Provided records: Begin

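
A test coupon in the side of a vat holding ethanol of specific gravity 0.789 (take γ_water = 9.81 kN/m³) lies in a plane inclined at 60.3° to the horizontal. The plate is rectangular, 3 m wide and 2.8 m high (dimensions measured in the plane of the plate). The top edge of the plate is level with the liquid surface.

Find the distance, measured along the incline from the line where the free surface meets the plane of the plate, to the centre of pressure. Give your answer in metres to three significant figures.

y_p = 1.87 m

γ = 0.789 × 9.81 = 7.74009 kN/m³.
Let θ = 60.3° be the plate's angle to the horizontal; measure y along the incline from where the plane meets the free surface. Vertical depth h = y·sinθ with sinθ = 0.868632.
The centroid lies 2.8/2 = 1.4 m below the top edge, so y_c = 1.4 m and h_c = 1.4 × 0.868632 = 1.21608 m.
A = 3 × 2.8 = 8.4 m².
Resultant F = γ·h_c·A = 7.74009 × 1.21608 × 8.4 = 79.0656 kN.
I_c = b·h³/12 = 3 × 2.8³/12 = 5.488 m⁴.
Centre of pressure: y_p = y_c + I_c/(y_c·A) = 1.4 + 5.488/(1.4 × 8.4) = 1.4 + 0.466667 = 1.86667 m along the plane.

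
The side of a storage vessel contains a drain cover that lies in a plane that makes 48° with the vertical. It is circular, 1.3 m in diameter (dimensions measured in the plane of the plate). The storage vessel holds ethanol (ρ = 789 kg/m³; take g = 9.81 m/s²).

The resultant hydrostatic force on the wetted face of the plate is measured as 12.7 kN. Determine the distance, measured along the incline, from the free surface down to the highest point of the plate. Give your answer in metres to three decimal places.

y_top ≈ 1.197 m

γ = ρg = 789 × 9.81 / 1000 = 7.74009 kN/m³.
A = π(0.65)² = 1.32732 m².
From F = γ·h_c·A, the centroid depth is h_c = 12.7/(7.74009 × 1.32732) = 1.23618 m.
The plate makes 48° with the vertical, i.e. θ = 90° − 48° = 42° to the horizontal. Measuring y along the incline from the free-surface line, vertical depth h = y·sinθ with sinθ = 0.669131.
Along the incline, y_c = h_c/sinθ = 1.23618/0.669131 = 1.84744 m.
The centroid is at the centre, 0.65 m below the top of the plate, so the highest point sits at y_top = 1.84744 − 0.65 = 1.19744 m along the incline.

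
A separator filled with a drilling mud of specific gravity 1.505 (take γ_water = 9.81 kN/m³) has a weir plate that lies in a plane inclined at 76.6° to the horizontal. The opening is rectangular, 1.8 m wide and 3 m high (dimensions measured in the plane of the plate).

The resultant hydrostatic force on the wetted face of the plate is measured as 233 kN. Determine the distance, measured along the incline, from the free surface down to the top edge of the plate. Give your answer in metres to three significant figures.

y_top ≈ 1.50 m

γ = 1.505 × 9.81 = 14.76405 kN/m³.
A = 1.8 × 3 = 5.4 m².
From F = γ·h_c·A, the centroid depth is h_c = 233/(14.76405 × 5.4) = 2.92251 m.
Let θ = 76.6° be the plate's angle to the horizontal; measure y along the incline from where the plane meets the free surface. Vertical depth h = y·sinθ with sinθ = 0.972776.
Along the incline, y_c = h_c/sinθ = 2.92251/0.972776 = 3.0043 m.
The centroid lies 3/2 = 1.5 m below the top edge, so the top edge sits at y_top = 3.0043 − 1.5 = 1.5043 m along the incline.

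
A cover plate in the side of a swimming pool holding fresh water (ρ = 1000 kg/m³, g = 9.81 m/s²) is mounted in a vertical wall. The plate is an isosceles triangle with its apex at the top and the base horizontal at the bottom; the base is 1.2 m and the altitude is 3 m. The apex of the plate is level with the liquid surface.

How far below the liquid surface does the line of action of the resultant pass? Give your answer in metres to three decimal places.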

Provided records: End

Task details: Every entry is to be returned exactly, with nothing dropped.

Solution:
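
A test coupon in the side of a vat holding ethanol of specific gravity 0.789 (take γ_water = 9.81 kN/m³) lies in a plane inclined at 60.3° to the horizontal. The plate is rectangular, 3 m wide and 2.8 m high (dimensions measured in the plane of the plate). The top edge of the plate is level with the liquid surface.

Find the distance, measured along the incline from the line where the free surface meets the plane of the plate, to the centre of pressure. Give your answer in metres to three significant figures.

y_p = 1.87 m

γ = 0.789 × 9.81 = 7.74009 kN/m³.
Let θ = 60.3° be the plate's angle to the horizontal; measure y along the incline from where the plane meets the free surface. Vertical depth h = y·sinθ with sinθ = 0.868632.
The centroid lies 2.8/2 = 1.4 m below the top edge, so y_c = 1.4 m and h_c = 1.4 × 0.868632 = 1.21608 m.
A = 3 × 2.8 = 8.4 m².
Resultant F = γ·h_c·A = 7.74009 × 1.21608 × 8.4 = 79.0656 kN.
I_c = b·h³/12 = 3 × 2.8³/12 = 5.488 m⁴.
Centre of pressure: y_p = y_c + I_c/(y_c·A) = 1.4 + 5.488/(1.4 × 8.4) = 1.4 + 0.466667 = 1.86667 m along the plane.

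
The side of a storage vessel contains a drain cover that lies in a plane that makes 48° with the vertical. It is circular, 1.3 m in diameter (dimensions measured in the plane of the plate). The storage vessel holds ethanol (ρ = 789 kg/m³; take g = 9.81 m/s²).

The resultant hydrostatic force on the wetted face of the plate is measured as 12.7 kN. Determine the distance, measured along the incline, from the free surface down to the highest point of the plate. Give your answer in metres to three decimal places.

y_top ≈ 1.197 m

γ = ρg = 789 × 9.81 / 1000 = 7.74009 kN/m³.
A = π(0.65)² = 1.32732 m².
From F = γ·h_c·A, the centroid depth is h_c = 12.7/(7.74009 × 1.32732) = 1.23618 m.
The plate makes 48° with the vertical, i.e. θ = 90° − 48° = 42° to the horizontal. Measuring y along the incline from the free-surface line, vertical depth h = y·sinθ with sinθ = 0.669131.
Along the incline, y_c = h_c/sinθ = 1.23618/0.669131 = 1.84744 m.
The centroid is at the centre, 0.65 m below the top of the plate, so the highest point sits at y_top = 1.84744 − 0.65 = 1.19744 m along the incline.

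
A separator filled with a drilling mud of specific gravity 1.505 (take γ_water = 9.81 kN/m³) has a weir plate that lies in a plane inclined at 76.6° to the horizontal. The opening is rectangular, 1.8 m wide and 3 m high (dimensions measured in the plane of the plate).

The resultant hydrostatic force on the wetted face of the plate is measured as 233 kN. Determine the distance, measured along the incline, from the free surface down to the top edge of the plate. Give your answer in metres to three significant figures.

y_top ≈ 1.50 m

γ = 1.505 × 9.81 = 14.76405 kN/m³.
A = 1.8 × 3 = 5.4 m².
From F = γ·h_c·A, the centroid depth is h_c = 233/(14.76405 × 5.4) = 2.92251 m.
Let θ = 76.6° be the plate's angle to the horizontal; measure y along the incline from where the plane meets the free surface. Vertical depth h = y·sinθ with sinθ = 0.972776.
Along the incline, y_c = h_c/sinθ = 2.92251/0.972776 = 3.0043 m.
The centroid lies 3/2 = 1.5 m below the top edge, so the top edge sits at y_top = 3.0043 − 1.5 = 1.5043 m along the incline.

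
A cover plate in the side of a swimming pool holding fresh water (ρ = 1000 kg/m³, g = 9.81 m/s²) is mounted in a vertical wall. The plate is an isosceles triangle with its apex at the top and the base horizontal at the bottom; the base is 1.2 m and the altitude is 3 m. The apex of the plate is level with the liquid surface.

How far below the liquid surface does the line of action of the resultant pass? Give your answer in metres to three decimal places.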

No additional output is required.